• **How to complete this task**
Nothing less than an exact copy of all the records is required.

▽

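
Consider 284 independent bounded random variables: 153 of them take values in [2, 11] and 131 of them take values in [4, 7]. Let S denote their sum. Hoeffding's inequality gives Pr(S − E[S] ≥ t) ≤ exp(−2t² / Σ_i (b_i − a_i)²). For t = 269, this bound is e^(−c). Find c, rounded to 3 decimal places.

10.663

Σ(b_i − a_i)² = 153·9² + 131·3² = 13572.
c = 2t² / 13572 = 2·269² / 13572 = 10.6633.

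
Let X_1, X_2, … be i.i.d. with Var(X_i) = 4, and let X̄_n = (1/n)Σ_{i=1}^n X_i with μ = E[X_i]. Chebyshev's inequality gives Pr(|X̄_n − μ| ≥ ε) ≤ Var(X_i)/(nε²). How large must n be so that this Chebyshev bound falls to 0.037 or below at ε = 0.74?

Require 4/(n·0.74²) ≤ 0.037, i.e. n ≥ 4/(0.037·0.74²) = 197.422.
The smallest integer n is 198.

198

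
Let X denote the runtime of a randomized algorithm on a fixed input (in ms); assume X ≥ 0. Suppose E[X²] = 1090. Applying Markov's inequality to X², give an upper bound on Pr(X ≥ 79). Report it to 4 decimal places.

Since X ≥ 0, the event {X ≥ 79} is the same as {X² ≥ 6241}.
Markov's inequality applied to X² gives Pr(X² ≥ 6241) ≤ E[X²]/6241 = 1090/6241 = 0.1747.

0.1747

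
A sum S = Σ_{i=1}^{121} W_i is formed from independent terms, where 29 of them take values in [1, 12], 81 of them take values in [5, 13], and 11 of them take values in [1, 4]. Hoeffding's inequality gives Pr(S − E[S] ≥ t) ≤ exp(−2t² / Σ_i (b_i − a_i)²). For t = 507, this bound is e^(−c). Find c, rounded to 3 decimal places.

58.473

Σ(b_i − a_i)² = 29·11² + 81·8² + 11·3² = 8792.
c = 2t² / 8792 = 2·507² / 8792 = 58.4734.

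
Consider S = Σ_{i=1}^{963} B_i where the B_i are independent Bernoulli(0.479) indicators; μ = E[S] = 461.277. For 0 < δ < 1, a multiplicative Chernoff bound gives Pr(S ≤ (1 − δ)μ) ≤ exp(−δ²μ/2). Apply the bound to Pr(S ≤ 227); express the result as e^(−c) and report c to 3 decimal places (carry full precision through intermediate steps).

59.493

Write 227 = (1 − δ)μ, so δ = 1 − 227/461.277 = 0.5078879…
Then the exponent is δ²μ/2 = (μ − 227)²/(2μ) = 59.493225.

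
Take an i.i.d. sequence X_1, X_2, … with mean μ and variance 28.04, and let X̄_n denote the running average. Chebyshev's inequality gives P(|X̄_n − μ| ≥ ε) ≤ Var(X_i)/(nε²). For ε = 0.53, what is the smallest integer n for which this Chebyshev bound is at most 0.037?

Require 28.04/(n·0.53²) ≤ 0.037, i.e. n ≥ 28.04/(0.037·0.53²) = 2697.892.
The smallest integer n is 2698.

2698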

△

• **Finished exercise**
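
Consider 284 independent bounded random variables: 153 of them take values in [2, 11] and 131 of them take values in [4, 7]. Let S denote their sum. Hoeffding's inequality gives Pr(S − E[S] ≥ t) ≤ exp(−2t² / Σ_i (b_i − a_i)²). For t = 269, this bound is e^(−c). Find c, rounded to 3 decimal places.

10.663

Σ(b_i − a_i)² = 153·9² + 131·3² = 13572.
c = 2t² / 13572 = 2·269² / 13572 = 10.6633.

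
Let X_1, X_2, … be i.i.d. with Var(X_i) = 4, and let X̄_n = (1/n)Σ_{i=1}^n X_i with μ = E[X_i]. Chebyshev's inequality gives Pr(|X̄_n − μ| ≥ ε) ≤ Var(X_i)/(nε²). How large must n be so that this Chebyshev bound falls to 0.037 or below at ε = 0.74?

Require 4/(n·0.74²) ≤ 0.037, i.e. n ≥ 4/(0.037·0.74²) = 197.422.
The smallest integer n is 198.

198

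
Let X denote the runtime of a randomized algorithm on a fixed input (in ms); assume X ≥ 0. Suppose E[X²] = 1090. Applying Markov's inequality to X², give an upper bound on Pr(X ≥ 79). Report it to 4 decimal places.

Since X ≥ 0, the event {X ≥ 79} is the same as {X² ≥ 6241}.
Markov's inequality applied to X² gives Pr(X² ≥ 6241) ≤ E[X²]/6241 = 1090/6241 = 0.1747.

0.1747

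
A sum S = Σ_{i=1}^{121} W_i is formed from independent terms, where 29 of them take values in [1, 12], 81 of them take values in [5, 13], and 11 of them take values in [1, 4]. Hoeffding's inequality gives Pr(S − E[S] ≥ t) ≤ exp(−2t² / Σ_i (b_i − a_i)²). For t = 507, this bound is e^(−c). Find c, rounded to 3 decimal places.

58.473

Σ(b_i − a_i)² = 29·11² + 81·8² + 11·3² = 8792.
c = 2t² / 8792 = 2·507² / 8792 = 58.4734.

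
Consider S = Σ_{i=1}^{963} B_i where the B_i are independent Bernoulli(0.479) indicators; μ = E[S] = 461.277. For 0 < δ < 1, a multiplicative Chernoff bound gives Pr(S ≤ (1 − δ)μ) ≤ exp(−δ²μ/2). Apply the bound to Pr(S ≤ 227); express the result as e^(−c) and report c to 3 decimal places (carry full precision through intermediate steps).

59.493

Write 227 = (1 − δ)μ, so δ = 1 − 227/461.277 = 0.5078879…
Then the exponent is δ²μ/2 = (μ − 227)²/(2μ) = 59.493225.

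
Take an i.i.d. sequence X_1, X_2, … with mean μ and variance 28.04, and let X̄_n denote the running average. Chebyshev's inequality gives P(|X̄_n − μ| ≥ ε) ≤ Var(X_i)/(nε²). For ε = 0.53, what is the smallest integer n for which this Chebyshev bound is at most 0.037?

Require 28.04/(n·0.53²) ≤ 0.037, i.e. n ≥ 28.04/(0.037·0.53²) = 2697.892.
The smallest integer n is 2698.

2698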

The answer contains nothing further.